> _Task details_
Word for word, transcribe all the entries shown below.

*** Material to process ***

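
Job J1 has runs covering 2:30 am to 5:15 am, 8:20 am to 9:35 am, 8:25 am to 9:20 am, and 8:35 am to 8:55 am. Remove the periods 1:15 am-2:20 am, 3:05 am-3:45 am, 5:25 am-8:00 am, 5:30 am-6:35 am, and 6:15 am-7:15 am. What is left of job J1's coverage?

A, merged: 2:30 am–5:15 am, 8:20 am–9:35 am.
B, merged: 1:15 am–2:20 am, 3:05 am–3:45 am, 5:25 am–8:00 am.
2:30 am–5:15 am with B removed leaves 2:30 am–3:05 am, 3:45 am–5:15 am.
8:20 am–9:35 am is untouched.

2:30 am–3:05 am, 3:45 am–5:15 am, 8:20 am–9:35 am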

***

> _Response below_
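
Job J1 has runs covering 2:30 am to 5:15 am, 8:20 am to 9:35 am, 8:25 am to 9:20 am, and 8:35 am to 8:55 am. Remove the periods 1:15 am-2:20 am, 3:05 am-3:45 am, 5:25 am-8:00 am, 5:30 am-6:35 am, and 6:15 am-7:15 am. What is left of job J1's coverage?

A, merged: 2:30 am–5:15 am, 8:20 am–9:35 am.
B, merged: 1:15 am–2:20 am, 3:05 am–3:45 am, 5:25 am–8:00 am.
2:30 am–5:15 am with B removed leaves 2:30 am–3:05 am, 3:45 am–5:15 am.
8:20 am–9:35 am is untouched.

2:30 am–3:05 am, 3:45 am–5:15 am, 8:20 am–9:35 am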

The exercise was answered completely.